Goal of the exercise →
Look through the material below. Return exactly the lines from the one with "- age band —" through the one with "- load level", both included.

--

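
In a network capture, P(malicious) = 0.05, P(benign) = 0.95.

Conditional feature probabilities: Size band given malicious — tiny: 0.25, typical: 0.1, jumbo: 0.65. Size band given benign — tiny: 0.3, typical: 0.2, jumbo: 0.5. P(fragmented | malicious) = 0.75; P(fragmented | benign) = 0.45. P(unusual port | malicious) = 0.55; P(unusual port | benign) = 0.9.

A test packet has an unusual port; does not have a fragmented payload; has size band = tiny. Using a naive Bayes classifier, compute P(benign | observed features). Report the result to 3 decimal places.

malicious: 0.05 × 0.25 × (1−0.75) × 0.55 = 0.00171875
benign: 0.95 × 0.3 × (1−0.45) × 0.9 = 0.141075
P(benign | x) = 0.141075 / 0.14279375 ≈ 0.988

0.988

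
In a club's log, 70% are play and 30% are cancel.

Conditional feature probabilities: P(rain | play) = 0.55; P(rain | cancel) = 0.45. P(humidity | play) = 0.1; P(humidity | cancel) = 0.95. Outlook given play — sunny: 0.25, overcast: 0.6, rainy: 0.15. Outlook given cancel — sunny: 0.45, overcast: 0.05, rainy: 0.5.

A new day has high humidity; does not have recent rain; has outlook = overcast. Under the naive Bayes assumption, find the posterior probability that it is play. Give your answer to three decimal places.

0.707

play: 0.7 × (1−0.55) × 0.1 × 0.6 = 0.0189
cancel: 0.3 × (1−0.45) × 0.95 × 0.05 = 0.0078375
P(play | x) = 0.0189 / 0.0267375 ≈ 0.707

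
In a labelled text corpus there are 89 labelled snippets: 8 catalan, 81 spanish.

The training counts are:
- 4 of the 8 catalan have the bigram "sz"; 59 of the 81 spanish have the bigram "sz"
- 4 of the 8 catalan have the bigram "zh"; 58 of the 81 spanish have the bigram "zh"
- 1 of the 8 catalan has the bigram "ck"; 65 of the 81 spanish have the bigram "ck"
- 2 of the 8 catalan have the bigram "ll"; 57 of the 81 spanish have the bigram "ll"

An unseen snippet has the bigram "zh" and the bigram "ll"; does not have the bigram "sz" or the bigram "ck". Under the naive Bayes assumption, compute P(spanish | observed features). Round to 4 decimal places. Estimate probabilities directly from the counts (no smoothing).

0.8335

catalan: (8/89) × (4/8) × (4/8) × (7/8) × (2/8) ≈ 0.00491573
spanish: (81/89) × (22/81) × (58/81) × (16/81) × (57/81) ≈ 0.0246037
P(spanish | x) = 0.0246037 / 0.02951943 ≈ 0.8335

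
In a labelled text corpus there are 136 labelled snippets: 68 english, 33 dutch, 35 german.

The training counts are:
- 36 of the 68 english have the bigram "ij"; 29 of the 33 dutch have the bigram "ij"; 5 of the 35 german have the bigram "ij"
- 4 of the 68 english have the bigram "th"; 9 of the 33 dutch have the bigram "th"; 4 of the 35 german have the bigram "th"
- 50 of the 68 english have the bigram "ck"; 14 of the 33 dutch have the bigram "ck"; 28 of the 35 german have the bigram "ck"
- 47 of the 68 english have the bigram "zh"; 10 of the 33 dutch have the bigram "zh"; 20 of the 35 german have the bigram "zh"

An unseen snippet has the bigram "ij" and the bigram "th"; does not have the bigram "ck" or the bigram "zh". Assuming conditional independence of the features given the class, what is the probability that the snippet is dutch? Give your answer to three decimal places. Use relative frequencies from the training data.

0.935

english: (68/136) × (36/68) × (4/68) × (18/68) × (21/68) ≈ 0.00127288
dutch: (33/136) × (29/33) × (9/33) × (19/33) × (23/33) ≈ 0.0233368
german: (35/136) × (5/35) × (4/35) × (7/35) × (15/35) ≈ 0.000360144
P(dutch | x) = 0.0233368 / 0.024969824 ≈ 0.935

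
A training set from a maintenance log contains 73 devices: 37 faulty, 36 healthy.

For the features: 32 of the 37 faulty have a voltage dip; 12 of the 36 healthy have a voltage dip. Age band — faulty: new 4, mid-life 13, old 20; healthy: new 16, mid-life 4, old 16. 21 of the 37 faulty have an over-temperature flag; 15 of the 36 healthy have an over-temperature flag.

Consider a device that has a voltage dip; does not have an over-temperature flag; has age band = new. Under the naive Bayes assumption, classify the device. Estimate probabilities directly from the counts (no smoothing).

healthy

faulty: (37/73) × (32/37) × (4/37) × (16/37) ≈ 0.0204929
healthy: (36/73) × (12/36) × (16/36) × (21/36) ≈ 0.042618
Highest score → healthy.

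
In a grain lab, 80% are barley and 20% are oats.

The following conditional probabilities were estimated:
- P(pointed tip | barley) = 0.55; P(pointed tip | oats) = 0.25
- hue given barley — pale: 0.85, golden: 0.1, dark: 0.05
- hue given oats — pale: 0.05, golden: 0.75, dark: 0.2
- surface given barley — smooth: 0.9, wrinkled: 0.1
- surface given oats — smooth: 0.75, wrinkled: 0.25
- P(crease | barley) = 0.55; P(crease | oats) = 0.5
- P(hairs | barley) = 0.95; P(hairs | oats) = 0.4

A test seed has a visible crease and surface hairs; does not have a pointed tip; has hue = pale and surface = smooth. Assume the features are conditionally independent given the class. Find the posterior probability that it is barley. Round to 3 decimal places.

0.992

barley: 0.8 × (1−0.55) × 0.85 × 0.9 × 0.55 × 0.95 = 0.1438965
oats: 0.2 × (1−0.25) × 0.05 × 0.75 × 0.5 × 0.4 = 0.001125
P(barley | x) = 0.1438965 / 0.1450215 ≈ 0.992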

--

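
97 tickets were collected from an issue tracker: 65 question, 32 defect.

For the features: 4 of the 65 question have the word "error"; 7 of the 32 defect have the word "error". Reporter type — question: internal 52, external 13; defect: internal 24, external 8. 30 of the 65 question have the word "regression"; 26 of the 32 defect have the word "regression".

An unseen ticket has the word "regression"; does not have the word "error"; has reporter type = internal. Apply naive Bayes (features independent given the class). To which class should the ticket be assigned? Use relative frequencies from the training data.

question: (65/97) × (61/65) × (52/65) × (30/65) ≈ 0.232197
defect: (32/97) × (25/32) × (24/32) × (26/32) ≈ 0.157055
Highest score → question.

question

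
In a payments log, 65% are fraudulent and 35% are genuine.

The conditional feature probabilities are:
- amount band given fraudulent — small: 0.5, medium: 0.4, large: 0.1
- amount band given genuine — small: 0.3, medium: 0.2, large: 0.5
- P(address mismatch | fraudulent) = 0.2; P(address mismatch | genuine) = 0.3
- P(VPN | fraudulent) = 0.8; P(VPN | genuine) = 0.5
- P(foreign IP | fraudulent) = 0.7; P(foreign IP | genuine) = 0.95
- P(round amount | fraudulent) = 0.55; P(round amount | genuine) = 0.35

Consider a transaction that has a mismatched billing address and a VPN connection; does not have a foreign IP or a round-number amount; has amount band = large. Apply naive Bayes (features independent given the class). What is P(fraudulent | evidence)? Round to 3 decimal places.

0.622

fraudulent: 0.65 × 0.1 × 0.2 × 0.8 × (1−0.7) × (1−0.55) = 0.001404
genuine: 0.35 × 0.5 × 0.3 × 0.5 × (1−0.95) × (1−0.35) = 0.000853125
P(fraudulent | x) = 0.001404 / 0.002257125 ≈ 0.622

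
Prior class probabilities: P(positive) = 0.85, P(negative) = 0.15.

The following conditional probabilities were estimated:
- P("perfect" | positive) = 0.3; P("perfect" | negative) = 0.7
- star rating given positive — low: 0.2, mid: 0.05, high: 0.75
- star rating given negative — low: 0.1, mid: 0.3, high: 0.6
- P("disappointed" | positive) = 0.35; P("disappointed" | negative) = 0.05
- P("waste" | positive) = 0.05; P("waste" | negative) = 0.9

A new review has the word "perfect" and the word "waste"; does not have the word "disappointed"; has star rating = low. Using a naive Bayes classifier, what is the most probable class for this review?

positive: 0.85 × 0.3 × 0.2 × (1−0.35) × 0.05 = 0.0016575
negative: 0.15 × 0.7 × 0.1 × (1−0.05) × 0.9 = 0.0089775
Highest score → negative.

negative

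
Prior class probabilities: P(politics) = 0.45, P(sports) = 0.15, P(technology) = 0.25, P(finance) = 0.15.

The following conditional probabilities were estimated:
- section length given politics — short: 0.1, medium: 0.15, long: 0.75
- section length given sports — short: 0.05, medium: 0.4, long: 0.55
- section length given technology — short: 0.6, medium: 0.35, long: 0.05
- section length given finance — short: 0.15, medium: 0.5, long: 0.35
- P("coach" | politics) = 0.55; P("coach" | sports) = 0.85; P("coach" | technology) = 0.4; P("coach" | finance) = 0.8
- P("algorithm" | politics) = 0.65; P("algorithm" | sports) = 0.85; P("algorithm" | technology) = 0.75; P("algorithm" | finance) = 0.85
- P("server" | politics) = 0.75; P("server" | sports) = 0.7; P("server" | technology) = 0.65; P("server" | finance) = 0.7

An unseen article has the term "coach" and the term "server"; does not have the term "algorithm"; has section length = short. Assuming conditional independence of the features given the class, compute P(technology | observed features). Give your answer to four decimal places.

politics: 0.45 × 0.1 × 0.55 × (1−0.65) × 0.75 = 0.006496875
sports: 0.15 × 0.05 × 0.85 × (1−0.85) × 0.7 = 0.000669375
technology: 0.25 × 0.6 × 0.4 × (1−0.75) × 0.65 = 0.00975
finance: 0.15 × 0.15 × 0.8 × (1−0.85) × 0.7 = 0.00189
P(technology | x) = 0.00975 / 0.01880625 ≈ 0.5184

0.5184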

--

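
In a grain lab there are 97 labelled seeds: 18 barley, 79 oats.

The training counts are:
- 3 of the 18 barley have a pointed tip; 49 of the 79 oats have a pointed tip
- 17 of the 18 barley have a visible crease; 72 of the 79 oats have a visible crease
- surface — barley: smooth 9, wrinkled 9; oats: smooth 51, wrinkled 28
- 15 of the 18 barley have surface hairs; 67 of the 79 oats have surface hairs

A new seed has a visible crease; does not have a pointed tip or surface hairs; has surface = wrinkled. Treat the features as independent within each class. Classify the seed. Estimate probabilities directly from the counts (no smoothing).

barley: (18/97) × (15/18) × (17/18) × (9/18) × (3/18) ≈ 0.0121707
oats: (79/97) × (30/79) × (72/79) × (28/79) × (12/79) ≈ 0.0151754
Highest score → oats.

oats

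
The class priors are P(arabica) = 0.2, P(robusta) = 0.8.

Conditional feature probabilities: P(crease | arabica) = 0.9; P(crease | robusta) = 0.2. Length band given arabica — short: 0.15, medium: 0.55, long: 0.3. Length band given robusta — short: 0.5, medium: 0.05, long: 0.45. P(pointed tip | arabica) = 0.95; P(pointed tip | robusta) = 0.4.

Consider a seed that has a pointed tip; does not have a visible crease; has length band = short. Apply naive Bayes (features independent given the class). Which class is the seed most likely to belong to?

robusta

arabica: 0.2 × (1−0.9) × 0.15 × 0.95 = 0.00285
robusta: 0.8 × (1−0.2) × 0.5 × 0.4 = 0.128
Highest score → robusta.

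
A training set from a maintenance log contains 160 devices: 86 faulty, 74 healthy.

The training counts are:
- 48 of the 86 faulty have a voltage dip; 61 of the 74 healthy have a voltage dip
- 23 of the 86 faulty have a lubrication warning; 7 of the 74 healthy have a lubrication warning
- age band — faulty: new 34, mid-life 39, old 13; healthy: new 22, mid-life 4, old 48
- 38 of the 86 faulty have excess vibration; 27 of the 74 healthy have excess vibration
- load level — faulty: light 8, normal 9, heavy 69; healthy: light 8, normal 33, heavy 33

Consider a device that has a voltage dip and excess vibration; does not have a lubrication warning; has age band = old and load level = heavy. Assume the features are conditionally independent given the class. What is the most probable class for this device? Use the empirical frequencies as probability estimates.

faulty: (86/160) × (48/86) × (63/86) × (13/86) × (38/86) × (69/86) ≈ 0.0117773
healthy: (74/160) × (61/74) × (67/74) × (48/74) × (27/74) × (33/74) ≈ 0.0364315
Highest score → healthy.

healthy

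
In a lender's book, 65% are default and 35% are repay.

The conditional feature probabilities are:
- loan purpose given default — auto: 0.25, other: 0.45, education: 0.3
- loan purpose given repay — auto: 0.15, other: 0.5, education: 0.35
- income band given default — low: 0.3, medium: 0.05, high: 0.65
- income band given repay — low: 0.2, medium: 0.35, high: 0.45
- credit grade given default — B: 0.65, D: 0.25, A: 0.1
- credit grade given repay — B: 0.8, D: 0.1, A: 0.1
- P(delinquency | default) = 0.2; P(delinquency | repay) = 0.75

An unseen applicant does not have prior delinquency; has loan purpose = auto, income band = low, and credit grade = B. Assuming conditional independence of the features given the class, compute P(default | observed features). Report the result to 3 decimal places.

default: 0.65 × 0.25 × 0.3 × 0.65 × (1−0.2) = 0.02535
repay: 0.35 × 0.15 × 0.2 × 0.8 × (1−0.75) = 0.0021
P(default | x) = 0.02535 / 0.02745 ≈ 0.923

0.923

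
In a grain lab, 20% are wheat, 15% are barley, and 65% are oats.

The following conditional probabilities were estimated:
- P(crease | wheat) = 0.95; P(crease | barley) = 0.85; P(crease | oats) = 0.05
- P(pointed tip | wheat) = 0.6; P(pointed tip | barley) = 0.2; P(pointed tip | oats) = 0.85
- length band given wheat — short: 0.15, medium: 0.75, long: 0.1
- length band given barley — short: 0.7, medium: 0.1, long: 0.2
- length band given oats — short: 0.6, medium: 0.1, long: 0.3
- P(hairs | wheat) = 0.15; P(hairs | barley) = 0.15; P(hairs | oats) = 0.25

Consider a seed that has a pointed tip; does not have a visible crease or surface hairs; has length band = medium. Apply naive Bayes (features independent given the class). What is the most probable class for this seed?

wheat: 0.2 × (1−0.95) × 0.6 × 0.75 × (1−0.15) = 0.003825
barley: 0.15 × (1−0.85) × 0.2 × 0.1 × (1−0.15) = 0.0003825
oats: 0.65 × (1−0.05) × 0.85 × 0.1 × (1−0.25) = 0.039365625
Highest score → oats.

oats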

--

Answer below →
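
- age band — faulty: new 34, mid-life 39, old 13; healthy: new 22, mid-life 4, old 48
- 38 of the 86 faulty have excess vibration; 27 of the 74 healthy have excess vibration
- load level — faulty: light 8, normal 9, heavy 69; healthy: light 8, normal 33, heavy 33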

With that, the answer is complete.